Collected data entries
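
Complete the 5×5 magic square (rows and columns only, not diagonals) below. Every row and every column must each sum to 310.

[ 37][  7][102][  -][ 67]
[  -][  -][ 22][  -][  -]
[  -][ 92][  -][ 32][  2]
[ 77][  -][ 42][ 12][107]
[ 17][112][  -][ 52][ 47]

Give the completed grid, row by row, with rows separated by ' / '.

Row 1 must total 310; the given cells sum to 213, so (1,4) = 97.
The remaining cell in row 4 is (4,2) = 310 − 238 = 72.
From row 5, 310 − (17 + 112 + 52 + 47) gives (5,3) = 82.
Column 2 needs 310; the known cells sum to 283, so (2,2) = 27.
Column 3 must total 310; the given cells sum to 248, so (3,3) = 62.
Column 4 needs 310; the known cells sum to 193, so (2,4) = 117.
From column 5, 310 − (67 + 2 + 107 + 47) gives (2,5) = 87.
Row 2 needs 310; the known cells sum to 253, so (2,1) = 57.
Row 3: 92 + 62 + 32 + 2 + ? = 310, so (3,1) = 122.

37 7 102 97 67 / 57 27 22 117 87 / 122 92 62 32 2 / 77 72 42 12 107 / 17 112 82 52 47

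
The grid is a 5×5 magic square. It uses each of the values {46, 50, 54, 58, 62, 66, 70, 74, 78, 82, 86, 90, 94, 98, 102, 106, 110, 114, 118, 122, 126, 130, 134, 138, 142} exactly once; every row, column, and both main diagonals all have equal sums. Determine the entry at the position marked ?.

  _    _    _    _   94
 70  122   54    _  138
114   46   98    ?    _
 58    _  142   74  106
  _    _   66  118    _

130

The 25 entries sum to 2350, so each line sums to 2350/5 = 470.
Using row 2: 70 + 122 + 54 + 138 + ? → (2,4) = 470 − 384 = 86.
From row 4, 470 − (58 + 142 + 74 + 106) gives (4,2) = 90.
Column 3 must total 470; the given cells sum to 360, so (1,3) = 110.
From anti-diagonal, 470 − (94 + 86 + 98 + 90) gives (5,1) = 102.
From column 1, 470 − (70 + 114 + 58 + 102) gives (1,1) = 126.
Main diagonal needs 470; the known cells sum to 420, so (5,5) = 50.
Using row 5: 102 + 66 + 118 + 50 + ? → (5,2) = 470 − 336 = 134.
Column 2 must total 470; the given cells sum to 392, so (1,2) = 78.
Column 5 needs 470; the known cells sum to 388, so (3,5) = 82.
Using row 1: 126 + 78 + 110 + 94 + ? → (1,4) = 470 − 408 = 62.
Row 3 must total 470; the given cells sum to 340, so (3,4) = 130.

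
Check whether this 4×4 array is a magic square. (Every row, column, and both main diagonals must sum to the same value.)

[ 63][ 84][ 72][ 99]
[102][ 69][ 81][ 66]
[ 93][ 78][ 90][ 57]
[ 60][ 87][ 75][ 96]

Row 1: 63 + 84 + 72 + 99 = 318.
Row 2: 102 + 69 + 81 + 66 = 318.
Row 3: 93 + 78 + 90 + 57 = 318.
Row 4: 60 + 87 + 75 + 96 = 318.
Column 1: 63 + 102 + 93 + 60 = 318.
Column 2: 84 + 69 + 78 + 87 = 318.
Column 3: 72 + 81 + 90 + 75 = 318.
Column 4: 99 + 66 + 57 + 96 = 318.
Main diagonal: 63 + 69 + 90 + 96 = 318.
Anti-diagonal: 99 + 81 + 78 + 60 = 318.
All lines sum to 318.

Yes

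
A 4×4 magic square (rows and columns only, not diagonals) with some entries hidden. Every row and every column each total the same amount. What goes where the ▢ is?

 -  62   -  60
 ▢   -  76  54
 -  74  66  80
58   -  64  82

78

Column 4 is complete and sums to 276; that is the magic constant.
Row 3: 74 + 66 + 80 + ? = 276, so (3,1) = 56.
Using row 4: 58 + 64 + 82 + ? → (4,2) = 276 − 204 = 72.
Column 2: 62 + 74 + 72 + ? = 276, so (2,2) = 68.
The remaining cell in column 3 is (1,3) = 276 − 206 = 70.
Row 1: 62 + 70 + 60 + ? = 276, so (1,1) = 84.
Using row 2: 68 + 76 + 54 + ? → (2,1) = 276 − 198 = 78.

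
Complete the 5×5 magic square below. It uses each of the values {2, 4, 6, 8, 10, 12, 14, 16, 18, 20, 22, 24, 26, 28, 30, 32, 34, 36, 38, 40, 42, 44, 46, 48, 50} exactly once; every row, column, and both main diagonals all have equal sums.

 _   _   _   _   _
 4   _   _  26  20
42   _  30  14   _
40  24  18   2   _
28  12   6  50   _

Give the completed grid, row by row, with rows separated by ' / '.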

---

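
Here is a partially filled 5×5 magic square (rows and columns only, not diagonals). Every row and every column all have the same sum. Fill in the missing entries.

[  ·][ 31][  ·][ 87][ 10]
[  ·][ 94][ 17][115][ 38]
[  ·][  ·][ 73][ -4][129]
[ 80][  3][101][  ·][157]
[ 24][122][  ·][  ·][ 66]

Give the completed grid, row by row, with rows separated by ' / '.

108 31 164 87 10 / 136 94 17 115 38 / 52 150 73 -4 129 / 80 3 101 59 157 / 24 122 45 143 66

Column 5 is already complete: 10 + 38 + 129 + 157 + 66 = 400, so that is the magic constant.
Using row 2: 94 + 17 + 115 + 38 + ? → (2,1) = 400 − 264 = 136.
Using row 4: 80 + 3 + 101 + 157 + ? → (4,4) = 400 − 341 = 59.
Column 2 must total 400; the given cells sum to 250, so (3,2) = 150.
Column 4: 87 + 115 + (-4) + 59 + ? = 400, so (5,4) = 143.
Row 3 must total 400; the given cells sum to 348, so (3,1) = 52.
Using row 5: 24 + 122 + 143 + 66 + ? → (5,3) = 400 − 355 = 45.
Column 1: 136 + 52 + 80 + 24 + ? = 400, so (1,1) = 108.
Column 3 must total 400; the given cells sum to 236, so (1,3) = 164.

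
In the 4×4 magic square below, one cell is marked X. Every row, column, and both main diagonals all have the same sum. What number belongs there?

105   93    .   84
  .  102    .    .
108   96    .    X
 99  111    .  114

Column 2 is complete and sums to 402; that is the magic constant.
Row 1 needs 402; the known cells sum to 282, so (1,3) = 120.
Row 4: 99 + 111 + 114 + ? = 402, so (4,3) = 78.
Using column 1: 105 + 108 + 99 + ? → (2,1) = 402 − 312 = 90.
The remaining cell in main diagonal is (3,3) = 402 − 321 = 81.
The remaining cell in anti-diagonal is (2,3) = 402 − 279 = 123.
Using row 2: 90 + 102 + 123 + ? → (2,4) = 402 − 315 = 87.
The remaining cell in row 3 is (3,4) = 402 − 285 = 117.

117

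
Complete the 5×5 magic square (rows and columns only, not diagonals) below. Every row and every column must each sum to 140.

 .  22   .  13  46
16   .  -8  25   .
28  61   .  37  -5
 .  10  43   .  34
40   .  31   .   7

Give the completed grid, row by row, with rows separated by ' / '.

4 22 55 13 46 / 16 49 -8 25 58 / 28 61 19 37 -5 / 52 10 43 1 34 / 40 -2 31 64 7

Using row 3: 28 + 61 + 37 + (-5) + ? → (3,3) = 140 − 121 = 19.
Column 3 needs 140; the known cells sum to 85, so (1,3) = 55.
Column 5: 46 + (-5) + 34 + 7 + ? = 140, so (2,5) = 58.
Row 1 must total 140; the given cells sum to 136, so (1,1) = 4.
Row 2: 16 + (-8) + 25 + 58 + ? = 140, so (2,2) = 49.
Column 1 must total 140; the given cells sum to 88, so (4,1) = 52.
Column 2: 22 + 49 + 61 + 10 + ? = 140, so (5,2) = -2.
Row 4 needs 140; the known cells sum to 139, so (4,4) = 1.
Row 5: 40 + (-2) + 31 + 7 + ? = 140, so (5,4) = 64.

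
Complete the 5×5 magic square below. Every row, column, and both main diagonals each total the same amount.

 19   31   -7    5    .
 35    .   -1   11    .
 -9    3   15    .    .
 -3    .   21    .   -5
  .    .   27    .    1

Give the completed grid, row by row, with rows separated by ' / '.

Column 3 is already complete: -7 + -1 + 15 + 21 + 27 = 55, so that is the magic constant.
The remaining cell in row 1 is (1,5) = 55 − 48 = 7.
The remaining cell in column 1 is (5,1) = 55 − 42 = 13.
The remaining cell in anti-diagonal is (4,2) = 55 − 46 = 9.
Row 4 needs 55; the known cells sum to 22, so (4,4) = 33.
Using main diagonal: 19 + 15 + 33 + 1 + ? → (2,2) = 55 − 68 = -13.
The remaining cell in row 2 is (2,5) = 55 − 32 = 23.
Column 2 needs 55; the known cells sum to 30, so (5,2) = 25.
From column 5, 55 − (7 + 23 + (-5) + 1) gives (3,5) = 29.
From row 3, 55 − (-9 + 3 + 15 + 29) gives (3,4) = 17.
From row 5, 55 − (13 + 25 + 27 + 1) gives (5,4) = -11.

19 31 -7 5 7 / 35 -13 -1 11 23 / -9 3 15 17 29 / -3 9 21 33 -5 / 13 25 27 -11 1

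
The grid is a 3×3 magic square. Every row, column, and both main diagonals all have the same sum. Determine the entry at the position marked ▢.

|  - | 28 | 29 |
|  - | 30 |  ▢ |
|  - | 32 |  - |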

What needs to be done:
What lines in the entries above include the string "columns"? Return each one.

Exercise response:
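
Complete the 5×5 magic square (rows and columns only, not diagonals) below. Every row and every column must each sum to 310.
A 4×4 magic square (rows and columns only, not diagonals) with some entries hidden. Every row and every column each total the same amount. What goes where the ▢ is?
Here is a partially filled 5×5 magic square (rows and columns only, not diagonals). Every row and every column all have the same sum. Fill in the missing entries.
Complete the 5×5 magic square (rows and columns only, not diagonals) below. Every row and every column must each sum to 140.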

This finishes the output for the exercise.